Source material -

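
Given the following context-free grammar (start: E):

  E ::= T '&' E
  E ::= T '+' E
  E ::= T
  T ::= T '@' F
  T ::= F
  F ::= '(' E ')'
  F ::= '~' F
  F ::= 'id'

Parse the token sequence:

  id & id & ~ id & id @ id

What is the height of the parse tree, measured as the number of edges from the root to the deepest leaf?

[E [T [F id]] & [E [T [F id]] & [E [T [F ~ [F id]]] & [E [T [T [F id]] @ [F id]]]]]]

7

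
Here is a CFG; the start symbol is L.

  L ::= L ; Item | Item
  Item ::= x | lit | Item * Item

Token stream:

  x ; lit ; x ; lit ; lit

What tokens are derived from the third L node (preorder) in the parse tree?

x ; lit ; x

[L [L [L [L [L [Item x]] ; [Item lit]] ; [Item x]] ; [Item lit]] ; [Item lit]]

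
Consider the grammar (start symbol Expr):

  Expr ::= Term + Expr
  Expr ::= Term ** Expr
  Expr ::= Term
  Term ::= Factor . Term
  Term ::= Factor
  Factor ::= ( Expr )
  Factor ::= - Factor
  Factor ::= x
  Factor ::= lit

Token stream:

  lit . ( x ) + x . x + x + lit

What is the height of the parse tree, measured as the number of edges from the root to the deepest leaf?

7

[Expr [Term [Factor lit] . [Term [Factor ( [Expr [Term [Factor x]]] )]]] + [Expr [Term [Factor x] . [Term [Factor x]]] + [Expr [Term [Factor x]] + [Expr [Term [Factor lit]]]]]]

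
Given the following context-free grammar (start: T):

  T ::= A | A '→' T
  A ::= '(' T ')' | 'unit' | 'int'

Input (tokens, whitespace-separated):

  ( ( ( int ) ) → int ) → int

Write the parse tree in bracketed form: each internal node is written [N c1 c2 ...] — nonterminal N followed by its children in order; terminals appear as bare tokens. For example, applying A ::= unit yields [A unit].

[T [A ( [T [A ( [T [A ( [T [A int]] )]] )] → [T [A int]]] )] → [T [A int]]]

T
A → T
( T ) → T
( A → T ) → T
( ( T ) → T ) → T
( ( A ) → T ) → T
( ( ( T ) ) → T ) → T
( ( ( A ) ) → T ) → T
( ( ( int ) ) → T ) → T
( ( ( int ) ) → A ) → T
( ( ( int ) ) → int ) → T
( ( ( int ) ) → int ) → A
( ( ( int ) ) → int ) → int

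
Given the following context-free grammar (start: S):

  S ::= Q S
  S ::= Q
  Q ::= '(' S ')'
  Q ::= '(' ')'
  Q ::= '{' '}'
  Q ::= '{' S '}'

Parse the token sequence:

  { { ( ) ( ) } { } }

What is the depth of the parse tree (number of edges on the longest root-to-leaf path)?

7

[S [Q { [S [Q { [S [Q ( )] [S [Q ( )]]] }] [S [Q { }]]] }]]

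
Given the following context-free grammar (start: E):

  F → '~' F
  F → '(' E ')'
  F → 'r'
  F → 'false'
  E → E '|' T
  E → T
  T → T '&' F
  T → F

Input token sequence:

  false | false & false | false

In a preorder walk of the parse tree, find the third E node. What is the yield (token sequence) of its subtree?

false

[E [E [E [T [F false]]] | [T [T [F false]] & [F false]]] | [T [F false]]]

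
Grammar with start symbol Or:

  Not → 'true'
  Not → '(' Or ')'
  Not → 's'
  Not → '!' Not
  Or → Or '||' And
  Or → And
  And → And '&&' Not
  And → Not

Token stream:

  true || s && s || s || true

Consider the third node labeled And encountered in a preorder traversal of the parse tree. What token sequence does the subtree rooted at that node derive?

s

[Or [Or [Or [Or [And [Not true]]] || [And [And [Not s]] && [Not s]]] || [And [Not s]]] || [And [Not true]]]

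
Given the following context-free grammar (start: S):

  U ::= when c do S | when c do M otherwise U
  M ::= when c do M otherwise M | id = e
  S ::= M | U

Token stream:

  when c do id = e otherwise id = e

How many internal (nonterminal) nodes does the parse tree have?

[S [M when c do [M id = e] otherwise [M id = e]]]

4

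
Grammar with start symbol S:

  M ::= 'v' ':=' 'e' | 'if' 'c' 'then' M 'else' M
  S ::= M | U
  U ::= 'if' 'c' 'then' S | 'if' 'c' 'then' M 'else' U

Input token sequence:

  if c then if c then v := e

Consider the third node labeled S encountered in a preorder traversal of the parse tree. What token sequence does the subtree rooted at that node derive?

v := e

[S [U if c then [S [U if c then [S [M v := e]]]]]]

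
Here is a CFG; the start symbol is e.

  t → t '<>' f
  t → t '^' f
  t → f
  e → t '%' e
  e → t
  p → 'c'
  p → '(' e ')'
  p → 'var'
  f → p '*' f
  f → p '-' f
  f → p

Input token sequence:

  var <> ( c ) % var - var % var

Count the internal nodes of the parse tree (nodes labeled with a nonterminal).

[e [t [t [f [p var]]] <> [f [p ( [e [t [f [p c]]]] )]]] % [e [t [f [p var] - [f [p var]]]] % [e [t [f [p var]]]]]]

21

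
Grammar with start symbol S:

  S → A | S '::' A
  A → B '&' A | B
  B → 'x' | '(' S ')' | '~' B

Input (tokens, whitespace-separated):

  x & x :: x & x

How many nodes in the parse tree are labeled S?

[S [S [A [B x] & [A [B x]]]] :: [A [B x] & [A [B x]]]]

2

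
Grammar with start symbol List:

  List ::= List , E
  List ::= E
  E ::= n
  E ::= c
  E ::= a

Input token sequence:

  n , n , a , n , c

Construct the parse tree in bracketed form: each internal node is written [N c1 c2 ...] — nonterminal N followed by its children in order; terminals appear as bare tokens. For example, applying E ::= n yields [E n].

[List [List [List [List [List [E n]] , [E n]] , [E a]] , [E n]] , [E c]]

List
List , E
List , E , E
List , E , E , E
List , E , E , E , E
E , E , E , E , E
n , E , E , E , E
n , n , E , E , E
n , n , a , E , E
n , n , a , n , E
n , n , a , n , c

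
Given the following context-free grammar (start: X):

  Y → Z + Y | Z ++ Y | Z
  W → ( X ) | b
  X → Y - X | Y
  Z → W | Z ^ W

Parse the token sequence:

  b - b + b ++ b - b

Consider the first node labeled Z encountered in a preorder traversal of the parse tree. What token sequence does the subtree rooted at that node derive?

b

[X [Y [Z [W b]]] - [X [Y [Z [W b]] + [Y [Z [W b]] ++ [Y [Z [W b]]]]] - [X [Y [Z [W b]]]]]]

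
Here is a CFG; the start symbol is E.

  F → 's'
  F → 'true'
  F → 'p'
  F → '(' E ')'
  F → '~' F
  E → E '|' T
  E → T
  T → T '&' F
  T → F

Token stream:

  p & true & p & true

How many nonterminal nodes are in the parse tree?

[E [T [T [T [T [F p]] & [F true]] & [F p]] & [F true]]]

9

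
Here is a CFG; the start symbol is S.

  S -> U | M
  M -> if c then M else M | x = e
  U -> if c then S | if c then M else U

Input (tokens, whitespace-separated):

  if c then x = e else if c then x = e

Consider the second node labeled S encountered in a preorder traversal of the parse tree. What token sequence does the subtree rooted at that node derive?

x = e

[S [U if c then [M x = e] else [U if c then [S [M x = e]]]]]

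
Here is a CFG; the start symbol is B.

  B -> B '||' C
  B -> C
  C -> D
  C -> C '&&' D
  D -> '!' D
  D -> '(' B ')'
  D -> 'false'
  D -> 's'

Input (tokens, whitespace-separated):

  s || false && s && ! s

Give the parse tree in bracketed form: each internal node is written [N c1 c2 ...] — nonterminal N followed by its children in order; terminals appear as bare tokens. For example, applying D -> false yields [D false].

[B [B [C [D s]]] || [C [C [C [D false]] && [D s]] && [D ! [D s]]]]

B
B || C
C || C
D || C
s || C
s || C && D
s || C && D && D
s || D && D && D
s || false && D && D
s || false && s && D
s || false && s && ! D
s || false && s && ! s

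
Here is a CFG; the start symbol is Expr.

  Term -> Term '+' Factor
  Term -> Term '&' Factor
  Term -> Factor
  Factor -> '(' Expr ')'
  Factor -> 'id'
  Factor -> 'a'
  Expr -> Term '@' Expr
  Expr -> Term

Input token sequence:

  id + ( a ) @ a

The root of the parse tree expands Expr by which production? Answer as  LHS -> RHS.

Expr -> Term '@' Expr

[Expr [Term [Term [Factor id]] + [Factor ( [Expr [Term [Factor a]]] )]] @ [Expr [Term [Factor a]]]]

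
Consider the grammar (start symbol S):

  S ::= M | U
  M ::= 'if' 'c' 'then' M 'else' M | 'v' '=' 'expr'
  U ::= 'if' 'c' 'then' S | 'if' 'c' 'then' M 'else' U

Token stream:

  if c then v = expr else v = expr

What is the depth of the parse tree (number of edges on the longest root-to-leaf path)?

[S [M if c then [M v = expr] else [M v = expr]]]

3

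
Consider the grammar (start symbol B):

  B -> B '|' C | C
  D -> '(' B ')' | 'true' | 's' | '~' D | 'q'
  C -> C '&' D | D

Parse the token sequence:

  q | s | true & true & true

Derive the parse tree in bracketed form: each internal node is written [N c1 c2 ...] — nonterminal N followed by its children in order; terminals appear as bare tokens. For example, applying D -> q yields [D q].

[B [B [B [C [D q]]] | [C [D s]]] | [C [C [C [D true]] & [D true]] & [D true]]]

B
B | C
B | C | C
C | C | C
D | C | C
q | C | C
q | D | C
q | s | C
q | s | C & D
q | s | C & D & D
q | s | D & D & D
q | s | true & D & D
q | s | true & true & D
q | s | true & true & true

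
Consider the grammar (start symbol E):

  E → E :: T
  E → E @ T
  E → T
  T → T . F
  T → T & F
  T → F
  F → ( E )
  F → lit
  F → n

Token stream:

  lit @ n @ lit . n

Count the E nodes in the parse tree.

[E [E [E [T [F lit]]] @ [T [F n]]] @ [T [T [F lit]] . [F n]]]

3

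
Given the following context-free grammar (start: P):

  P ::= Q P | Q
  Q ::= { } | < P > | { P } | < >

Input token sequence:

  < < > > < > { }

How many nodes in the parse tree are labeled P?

[P [Q < [P [Q < >]] >] [P [Q < >] [P [Q { }]]]]

4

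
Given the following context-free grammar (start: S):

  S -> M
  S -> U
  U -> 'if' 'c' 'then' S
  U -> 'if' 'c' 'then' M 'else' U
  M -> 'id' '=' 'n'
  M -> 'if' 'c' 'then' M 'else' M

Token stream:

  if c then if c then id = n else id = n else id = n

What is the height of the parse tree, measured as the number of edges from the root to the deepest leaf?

[S [M if c then [M if c then [M id = n] else [M id = n]] else [M id = n]]]

4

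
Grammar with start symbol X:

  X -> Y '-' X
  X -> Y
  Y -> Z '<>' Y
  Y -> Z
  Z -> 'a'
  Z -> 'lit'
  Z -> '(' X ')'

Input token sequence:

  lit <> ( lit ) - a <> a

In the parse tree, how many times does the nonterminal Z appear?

5

[X [Y [Z lit] <> [Y [Z ( [X [Y [Z lit]]] )]]] - [X [Y [Z a] <> [Y [Z a]]]]]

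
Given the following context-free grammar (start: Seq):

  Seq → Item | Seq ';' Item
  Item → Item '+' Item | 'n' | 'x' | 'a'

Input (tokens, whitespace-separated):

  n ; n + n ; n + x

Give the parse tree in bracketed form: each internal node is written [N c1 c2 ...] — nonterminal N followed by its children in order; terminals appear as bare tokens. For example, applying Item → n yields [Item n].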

Problem description - Return only the lines above that run from the opening line through the line containing "id & id & ~ id & id @ id", exactly as written.

Written solution -
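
Given the following context-free grammar (start: E):

  E ::= T '&' E
  E ::= T '+' E
  E ::= T
  T ::= T '@' F
  T ::= F
  F ::= '(' E ')'
  F ::= '~' F
  F ::= 'id'

Parse the token sequence:

  id & id & ~ id & id @ id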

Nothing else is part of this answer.